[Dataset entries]
>>>>>

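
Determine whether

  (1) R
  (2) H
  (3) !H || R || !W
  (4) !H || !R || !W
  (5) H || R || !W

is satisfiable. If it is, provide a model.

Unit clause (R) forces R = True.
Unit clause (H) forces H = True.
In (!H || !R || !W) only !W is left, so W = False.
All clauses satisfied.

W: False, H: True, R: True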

<<<<<
>>>>>

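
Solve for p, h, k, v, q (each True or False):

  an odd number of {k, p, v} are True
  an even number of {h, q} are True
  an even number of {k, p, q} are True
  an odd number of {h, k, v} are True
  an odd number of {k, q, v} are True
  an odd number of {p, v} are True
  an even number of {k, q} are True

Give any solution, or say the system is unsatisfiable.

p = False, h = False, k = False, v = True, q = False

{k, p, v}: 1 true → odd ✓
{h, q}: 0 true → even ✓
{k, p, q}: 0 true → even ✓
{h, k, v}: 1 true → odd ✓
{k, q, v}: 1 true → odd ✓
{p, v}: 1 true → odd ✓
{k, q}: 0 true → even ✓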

<<<<<

> [THE TASK] Where a line of the records has the string "number", copy that line.

> [WRITTEN RESPONSE]
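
  an odd number of {k, p, v} are True
  an even number of {h, q} are True
  an even number of {k, p, q} are True
  an odd number of {h, k, v} are True
  an odd number of {k, q, v} are True
  an odd number of {p, v} are True
  an even number of {k, q} are True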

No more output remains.